WHAT THIS TASK INVOLVES:
Even the shortest line counts, so transcribe all the data exactly.

DATA SHOWN:
----------

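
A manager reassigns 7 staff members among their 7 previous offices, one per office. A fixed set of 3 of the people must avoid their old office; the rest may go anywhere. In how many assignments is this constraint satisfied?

3216

Inclusion-exclusion on the 3 forbidden self-matches:
Σ_{j=0}^{3} (-1)^j C(3,j)(7-j)!
= C(3,0)·7! - C(3,1)·6! + C(3,2)·5! - C(3,3)·4!
= 5040 - 2160 + 360 - 24
= 3216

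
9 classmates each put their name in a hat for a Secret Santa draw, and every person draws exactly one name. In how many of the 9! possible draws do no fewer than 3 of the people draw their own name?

Sum C(9,i)·!(9-i) for i = 3..9:
  i=3: C(9,3)·!6 = 84·265 = 22260
  i=4: C(9,4)·!5 = 126·44 = 5544
  i=5: C(9,5)·!4 = 126·9 = 1134
  i=6: C(9,6)·!3 = 84·2 = 168
  i=7: C(9,7)·!2 = 36·1 = 36
  i=8: C(9,8)·!1 = 9·0 = 0
  i=9: C(9,9)·!0 = 1·1 = 1
Total = 29143.

29143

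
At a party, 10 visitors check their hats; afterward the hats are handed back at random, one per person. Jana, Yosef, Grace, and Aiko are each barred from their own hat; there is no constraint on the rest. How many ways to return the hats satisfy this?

2399760

Let A_j be the event that the j-th constrained one is fixed. By inclusion-exclusion over the 4 events:
Σ_{j=0}^{4} (-1)^j C(4,j)(10-j)!
= C(4,0)·10! - C(4,1)·9! + C(4,2)·8! - C(4,3)·7! + C(4,4)·6!
= 3628800 - 1451520 + 241920 - 20160 + 720
= 2399760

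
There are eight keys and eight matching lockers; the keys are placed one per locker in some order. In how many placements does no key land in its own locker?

Use !n = n·!(n-1) + (-1)^n.
!8 = 8·1854 + 1 = 14833

14833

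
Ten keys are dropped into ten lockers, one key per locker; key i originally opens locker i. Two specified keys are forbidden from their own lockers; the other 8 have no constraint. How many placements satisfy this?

Let A_j be the event that the j-th constrained one is fixed. By inclusion-exclusion over the 2 events:
Σ_{j=0}^{2} (-1)^j C(2,j)(10-j)!
= C(2,0)·10! - C(2,1)·9! + C(2,2)·8!
= 3628800 - 725760 + 40320
= 2943360

2943360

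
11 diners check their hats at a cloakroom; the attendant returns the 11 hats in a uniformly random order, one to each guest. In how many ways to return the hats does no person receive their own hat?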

----------

EXPECTED ANSWER:
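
A manager reassigns 7 staff members among their 7 previous offices, one per office. A fixed set of 3 of the people must avoid their old office; the rest may go anywhere. In how many assignments is this constraint satisfied?

3216

Inclusion-exclusion on the 3 forbidden self-matches:
Σ_{j=0}^{3} (-1)^j C(3,j)(7-j)!
= C(3,0)·7! - C(3,1)·6! + C(3,2)·5! - C(3,3)·4!
= 5040 - 2160 + 360 - 24
= 3216

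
9 classmates each put their name in a hat for a Secret Santa draw, and every person draws exactly one name. In how many of the 9! possible draws do no fewer than 3 of the people draw their own name?

Sum C(9,i)·!(9-i) for i = 3..9:
  i=3: C(9,3)·!6 = 84·265 = 22260
  i=4: C(9,4)·!5 = 126·44 = 5544
  i=5: C(9,5)·!4 = 126·9 = 1134
  i=6: C(9,6)·!3 = 84·2 = 168
  i=7: C(9,7)·!2 = 36·1 = 36
  i=8: C(9,8)·!1 = 9·0 = 0
  i=9: C(9,9)·!0 = 1·1 = 1
Total = 29143.

29143

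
At a party, 10 visitors check their hats; afterward the hats are handed back at random, one per person. Jana, Yosef, Grace, and Aiko are each barred from their own hat; there is no constraint on the rest. How many ways to return the hats satisfy this?

2399760

Let A_j be the event that the j-th constrained one is fixed. By inclusion-exclusion over the 4 events:
Σ_{j=0}^{4} (-1)^j C(4,j)(10-j)!
= C(4,0)·10! - C(4,1)·9! + C(4,2)·8! - C(4,3)·7! + C(4,4)·6!
= 3628800 - 1451520 + 241920 - 20160 + 720
= 2399760

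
There are eight keys and eight matching lockers; the keys are placed one per locker in some order. In how many placements does no key land in its own locker?

Use !n = n·!(n-1) + (-1)^n.
!8 = 8·1854 + 1 = 14833

14833

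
Ten keys are dropped into ten lockers, one key per locker; key i originally opens locker i. Two specified keys are forbidden from their own lockers; the other 8 have no constraint. How many placements satisfy this?

Let A_j be the event that the j-th constrained one is fixed. By inclusion-exclusion over the 2 events:
Σ_{j=0}^{2} (-1)^j C(2,j)(10-j)!
= C(2,0)·10! - C(2,1)·9! + C(2,2)·8!
= 3628800 - 725760 + 40320
= 2943360

2943360

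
11 diners check their hats at a cloakroom; the attendant returns the 11 hats in a uniformly random order, one to each guest. In how many ways to return the hats does no person receive their own hat?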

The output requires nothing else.